⟨
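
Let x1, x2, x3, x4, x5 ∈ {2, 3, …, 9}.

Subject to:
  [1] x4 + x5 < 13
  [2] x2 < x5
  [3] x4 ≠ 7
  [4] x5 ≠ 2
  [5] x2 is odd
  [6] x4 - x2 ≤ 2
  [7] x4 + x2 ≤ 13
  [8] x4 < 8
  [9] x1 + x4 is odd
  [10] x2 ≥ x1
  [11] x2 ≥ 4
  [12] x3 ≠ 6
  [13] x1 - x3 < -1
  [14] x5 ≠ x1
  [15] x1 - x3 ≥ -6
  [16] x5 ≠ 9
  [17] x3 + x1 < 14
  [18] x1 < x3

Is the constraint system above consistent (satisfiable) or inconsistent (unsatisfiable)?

One satisfying assignment is x1 = 4, x2 = 5, x3 = 8, x4 = 5, x5 = 6.
For the less obvious constraints — constraint 1: x4 + x5 = 11; constraint 6: x4 - x2 = 0 — and the others hold by inspection.

Satisfiable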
⟩
### AIM OF THE TASK
I'd like all of the entries written out again exactly as they appear above.

### ANSWER BOX
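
Let x1, x2, x3, x4, x5 ∈ {2, 3, …, 9}.

Subject to:
  [1] x4 + x5 < 13
  [2] x2 < x5
  [3] x4 ≠ 7
  [4] x5 ≠ 2
  [5] x2 is odd
  [6] x4 - x2 ≤ 2
  [7] x4 + x2 ≤ 13
  [8] x4 < 8
  [9] x1 + x4 is odd
  [10] x2 ≥ x1
  [11] x2 ≥ 4
  [12] x3 ≠ 6
  [13] x1 - x3 < -1
  [14] x5 ≠ x1
  [15] x1 - x3 ≥ -6
  [16] x5 ≠ 9
  [17] x3 + x1 < 14
  [18] x1 < x3

Is the constraint system above consistent (satisfiable) or inconsistent (unsatisfiable)?

One satisfying assignment is x1 = 4, x2 = 5, x3 = 8, x4 = 5, x5 = 6.
For the less obvious constraints — constraint 1: x4 + x5 = 11; constraint 6: x4 - x2 = 0 — and the others hold by inspection.

Satisfiable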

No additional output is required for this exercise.